▸ Data
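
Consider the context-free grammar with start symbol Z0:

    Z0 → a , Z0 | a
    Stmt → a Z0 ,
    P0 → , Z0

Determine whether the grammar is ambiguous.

Only Z0 is reachable from Z0; ignoring the rest: Right-recursive list with a separator: after each atom, whether the separator follows determines the rule. One parse per string.

Unambiguous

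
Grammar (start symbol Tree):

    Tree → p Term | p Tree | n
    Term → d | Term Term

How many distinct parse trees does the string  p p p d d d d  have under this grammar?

Parse trees for p p p d d d d:
  [Tree p [Tree p [Tree p [Term [Term d] [Term [Term d] [Term [Term d] [Term d]]]]]]]
  [Tree p [Tree p [Tree p [Term [Term d] [Term [Term [Term d] [Term d]] [Term d]]]]]]
  [Tree p [Tree p [Tree p [Term [Term [Term d] [Term d]] [Term [Term d] [Term d]]]]]]
  [Tree p [Tree p [Tree p [Term [Term [Term d] [Term [Term d] [Term d]]] [Term d]]]]]
  [Tree p [Tree p [Tree p [Term [Term [Term [Term d] [Term d]] [Term d]] [Term d]]]]]

5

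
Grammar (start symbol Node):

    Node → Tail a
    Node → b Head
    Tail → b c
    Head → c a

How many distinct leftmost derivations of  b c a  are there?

Parse trees for b c a:
  [Node [Tail b c] a]
  [Node b [Head c a]]

2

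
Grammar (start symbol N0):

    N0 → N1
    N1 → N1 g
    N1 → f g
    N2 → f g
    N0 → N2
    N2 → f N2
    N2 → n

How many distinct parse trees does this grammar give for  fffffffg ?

Parse trees for fffffffg:
  [N0 [N2 f [N2 f [N2 f [N2 f [N2 f [N2 f [N2 f g]]]]]]]]

1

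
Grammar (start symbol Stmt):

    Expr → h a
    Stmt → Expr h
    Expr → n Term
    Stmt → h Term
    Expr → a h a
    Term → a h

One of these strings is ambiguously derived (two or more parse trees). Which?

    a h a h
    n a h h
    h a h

a h a h: 1 tree
n a h h: 1 tree
h a h: 2 trees

h a h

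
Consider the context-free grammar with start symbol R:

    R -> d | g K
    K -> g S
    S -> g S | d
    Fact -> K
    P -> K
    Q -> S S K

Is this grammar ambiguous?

Only R, K, S are reachable from R; ignoring the rest: Each reachable nonterminal has at most one production per leading terminal, and all productions are right-linear; the derivation is determined token-by-token.

Unambiguous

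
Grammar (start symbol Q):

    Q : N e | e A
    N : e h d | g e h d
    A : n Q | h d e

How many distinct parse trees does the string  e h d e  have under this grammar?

Parse trees for e h d e:
  [Q [N e h d] e]
  [Q e [A h d e]]

2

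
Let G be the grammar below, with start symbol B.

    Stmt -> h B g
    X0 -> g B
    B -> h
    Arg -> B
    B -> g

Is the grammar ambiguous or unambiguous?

(X0, Arg, Stmt are unreachable from B, so their rules don't affect L(B).) Restricted to the reachable nonterminals, every rule has the form A → t or A → t B, and no two rules for the same A share a first terminal. The grammar encodes a DFA — one run per string.

Unambiguous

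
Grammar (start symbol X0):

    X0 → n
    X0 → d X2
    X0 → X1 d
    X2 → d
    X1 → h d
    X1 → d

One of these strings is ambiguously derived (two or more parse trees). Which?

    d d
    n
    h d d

d d

d d: 2 trees
n: 1 tree
h d d: 1 tree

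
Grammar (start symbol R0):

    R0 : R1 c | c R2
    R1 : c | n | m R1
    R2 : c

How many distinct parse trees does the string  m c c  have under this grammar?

1

Parse trees for m c c:
  [R0 [R1 m [R1 c]] c]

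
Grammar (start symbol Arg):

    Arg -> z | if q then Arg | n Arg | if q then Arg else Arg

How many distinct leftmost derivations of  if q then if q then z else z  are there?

Parse trees for if q then if q then z else z:
  [Arg if q then [Arg if q then [Arg z] else [Arg z]]]
  [Arg if q then [Arg if q then [Arg z]] else [Arg z]]

2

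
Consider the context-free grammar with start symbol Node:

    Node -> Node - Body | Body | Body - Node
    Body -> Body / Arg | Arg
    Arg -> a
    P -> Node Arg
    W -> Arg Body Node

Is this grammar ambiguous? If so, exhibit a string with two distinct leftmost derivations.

Witness: a - a

Derivation 1: Node ⇒ Node - Body ⇒ Body - Body ⇒ Arg - Body ⇒ a - Body ⇒ a - Arg ⇒ a - a
Derivation 2: Node ⇒ Body - Node ⇒ Arg - Node ⇒ a - Node ⇒ a - Body ⇒ a - Arg ⇒ a - a

Two distinct leftmost derivations for the same string.

Ambiguous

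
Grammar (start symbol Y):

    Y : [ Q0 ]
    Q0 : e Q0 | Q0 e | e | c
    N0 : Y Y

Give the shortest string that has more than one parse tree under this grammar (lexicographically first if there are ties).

[ e e ]

length 3: no string has ≥2 trees
length 4: [ e e ] has 2 parse trees

Two derivations of [ e e ]:
  Y ⇒ [ Q0 ] ⇒ [ e Q0 ] ⇒ [ e e ]
  Y ⇒ [ Q0 ] ⇒ [ Q0 e ] ⇒ [ e e ]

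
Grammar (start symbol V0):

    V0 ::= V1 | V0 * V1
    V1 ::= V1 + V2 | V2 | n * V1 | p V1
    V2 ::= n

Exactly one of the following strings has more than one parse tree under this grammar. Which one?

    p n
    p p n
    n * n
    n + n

n * n

p n: 1 tree
p p n: 1 tree
n * n: 2 trees
n + n: 1 tree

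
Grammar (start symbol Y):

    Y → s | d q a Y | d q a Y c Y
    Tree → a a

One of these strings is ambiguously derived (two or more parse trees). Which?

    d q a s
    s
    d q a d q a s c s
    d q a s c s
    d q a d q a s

d q a d q a s c s

d q a s: 1 tree
s: 1 tree
d q a d q a s c s: 2 trees
d q a s c s: 1 tree
d q a d q a s: 1 tree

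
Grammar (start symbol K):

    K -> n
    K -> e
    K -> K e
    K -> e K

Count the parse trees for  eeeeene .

Parse trees for eeeeene:
  [K [K e [K e [K e [K e [K e [K n]]]]]] e]
  [K e [K [K e [K e [K e [K e [K n]]]]] e]]
  [K e [K e [K [K e [K e [K e [K n]]]] e]]]
  [K e [K e [K e [K [K e [K e [K n]]] e]]]]
  [K e [K e [K e [K e [K [K e [K n]] e]]]]]
  [K e [K e [K e [K e [K e [K [K n] e]]]]]]

6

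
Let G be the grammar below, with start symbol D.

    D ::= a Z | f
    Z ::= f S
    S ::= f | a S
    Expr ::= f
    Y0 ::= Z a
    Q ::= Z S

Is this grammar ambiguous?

Only D, Z, S are reachable from D; ignoring the rest: Restricted to the reachable nonterminals, every rule has the form A → t or A → t B, and no two rules for the same A share a first terminal. The grammar encodes a DFA — one run per string.

Unambiguous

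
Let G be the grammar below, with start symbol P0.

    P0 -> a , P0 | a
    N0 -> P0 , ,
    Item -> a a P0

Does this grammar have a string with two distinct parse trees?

Only P0 is reachable from P0; ignoring the rest: The reachable grammar is A → atom sep A | atom. Each atom is followed by either the separator (recurse) or end-of-string (stop) — no choice point.

Unambiguous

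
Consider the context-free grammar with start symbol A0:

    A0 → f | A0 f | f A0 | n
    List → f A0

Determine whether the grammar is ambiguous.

Ambiguous

Witness: f f

Derivation 1: A0 ⇒ A0 f ⇒ f f
Derivation 2: A0 ⇒ f A0 ⇒ f f

Two distinct leftmost derivations for the same string.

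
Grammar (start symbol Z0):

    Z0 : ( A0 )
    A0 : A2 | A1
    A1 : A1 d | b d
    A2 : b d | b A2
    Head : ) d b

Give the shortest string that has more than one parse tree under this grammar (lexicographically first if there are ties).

( b d )

length 4: ( b d ) has 2 parse trees

Two derivations of ( b d ):
  Z0 ⇒ ( A0 ) ⇒ ( A2 ) ⇒ ( b d )
  Z0 ⇒ ( A0 ) ⇒ ( A1 ) ⇒ ( b d )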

▸ Problem to solve
From the first line of the records to the line containing "Term → d | Term Term", inclusive, transcribe everything exactly and leave out the rest.

▸ Result for this task
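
Consider the context-free grammar with start symbol Z0:

    Z0 → a , Z0 | a
    Stmt → a Z0 ,
    P0 → , Z0

Determine whether the grammar is ambiguous.

Only Z0 is reachable from Z0; ignoring the rest: Right-recursive list with a separator: after each atom, whether the separator follows determines the rule. One parse per string.

Unambiguous

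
Grammar (start symbol Tree):

    Tree → p Term | p Tree | n
    Term → d | Term Term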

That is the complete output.